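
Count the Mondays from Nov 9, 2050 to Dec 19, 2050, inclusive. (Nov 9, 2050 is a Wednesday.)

Nov 9, 2050 is a Wednesday; the first Monday on or after it is Nov 14, 2050 (5 days later).
From Nov 14, 2050 to Dec 19, 2050: 16 + 19 = 35 days (rest of Nov, Dec).
35 ÷ 7 = 5 full weeks with remainder 0, so 5 more Mondays after the first → 6.

6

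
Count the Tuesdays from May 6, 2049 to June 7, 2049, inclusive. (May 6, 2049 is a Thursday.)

4

May 6, 2049 is a Thursday; the first Tuesday on or after it is May 11, 2049 (5 days later).
From May 11, 2049 to June 7, 2049: 20 + 7 = 27 days (rest of May, June).
27 ÷ 7 = 3 full weeks with remainder 6, so 3 more Tuesdays after the first → 4.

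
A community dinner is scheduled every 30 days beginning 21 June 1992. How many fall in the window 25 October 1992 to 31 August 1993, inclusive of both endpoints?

Occurrences land 30·i days after 21 June 1992 for i = 0, 1, 2, …
25 October 1992 is 126 days after the start; 126 ÷ 30 = 4 remainder 6; since the remainder is 6, round up to i = 5. First occurrence in the window: #6 on 18 November 1992 (5×30 = 150 days in).
31 August 1993 is 436 days after the start; 436 ÷ 30 = 14 remainder 16. Last occurrence in the window: #15 on 15 August 1993.
Occurrences #6 through #15: 10 in total.

10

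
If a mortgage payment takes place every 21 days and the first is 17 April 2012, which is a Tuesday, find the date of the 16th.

26 February 2013

The 16th occurrence is 15 intervals after the first: 15 × 21 = 315 days after 17 April 2012.
April has 30 days — 13 days to the end of April leaves 302.
May has 31 days (271 left).
June has 30 days (241 left).
July has 31 days (210 left).
August has 31 days (179 left).
September has 30 days (149 left).
October has 31 days (118 left).
November has 30 days (88 left).
December has 31 days (57 left).
January has 31 days (26 left).
26 days into February → 26 February 2013.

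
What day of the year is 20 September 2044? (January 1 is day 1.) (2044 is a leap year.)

Days in months before September: 31 + 29 + 31 + 30 + 31 + 30 + 31 + 31 = 244.
Plus 20 days into September → day 264.

264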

····················

*ABOUT THIS EXERCISE*:
Transcribe the listing above in full, so that every line matches exactly.

*RESPONSE FOR THIS EXERCISE*:
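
Count the Mondays from Nov 9, 2050 to Dec 19, 2050, inclusive. (Nov 9, 2050 is a Wednesday.)

Nov 9, 2050 is a Wednesday; the first Monday on or after it is Nov 14, 2050 (5 days later).
From Nov 14, 2050 to Dec 19, 2050: 16 + 19 = 35 days (rest of Nov, Dec).
35 ÷ 7 = 5 full weeks with remainder 0, so 5 more Mondays after the first → 6.

6

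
Count the Tuesdays from May 6, 2049 to June 7, 2049, inclusive. (May 6, 2049 is a Thursday.)

4

May 6, 2049 is a Thursday; the first Tuesday on or after it is May 11, 2049 (5 days later).
From May 11, 2049 to June 7, 2049: 20 + 7 = 27 days (rest of May, June).
27 ÷ 7 = 3 full weeks with remainder 6, so 3 more Tuesdays after the first → 4.

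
A community dinner is scheduled every 30 days beginning 21 June 1992. How many fall in the window 25 October 1992 to 31 August 1993, inclusive of both endpoints?

Occurrences land 30·i days after 21 June 1992 for i = 0, 1, 2, …
25 October 1992 is 126 days after the start; 126 ÷ 30 = 4 remainder 6; since the remainder is 6, round up to i = 5. First occurrence in the window: #6 on 18 November 1992 (5×30 = 150 days in).
31 August 1993 is 436 days after the start; 436 ÷ 30 = 14 remainder 16. Last occurrence in the window: #15 on 15 August 1993.
Occurrences #6 through #15: 10 in total.

10

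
If a mortgage payment takes place every 21 days and the first is 17 April 2012, which is a Tuesday, find the date of the 16th.

26 February 2013

The 16th occurrence is 15 intervals after the first: 15 × 21 = 315 days after 17 April 2012.
April has 30 days — 13 days to the end of April leaves 302.
May has 31 days (271 left).
June has 30 days (241 left).
July has 31 days (210 left).
August has 31 days (179 left).
September has 30 days (149 left).
October has 31 days (118 left).
November has 30 days (88 left).
December has 31 days (57 left).
January has 31 days (26 left).
26 days into February → 26 February 2013.

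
What day of the year is 20 September 2044? (January 1 is day 1.) (2044 is a leap year.)

Days in months before September: 31 + 29 + 31 + 30 + 31 + 30 + 31 + 31 = 244.
Plus 20 days into September → day 264.

264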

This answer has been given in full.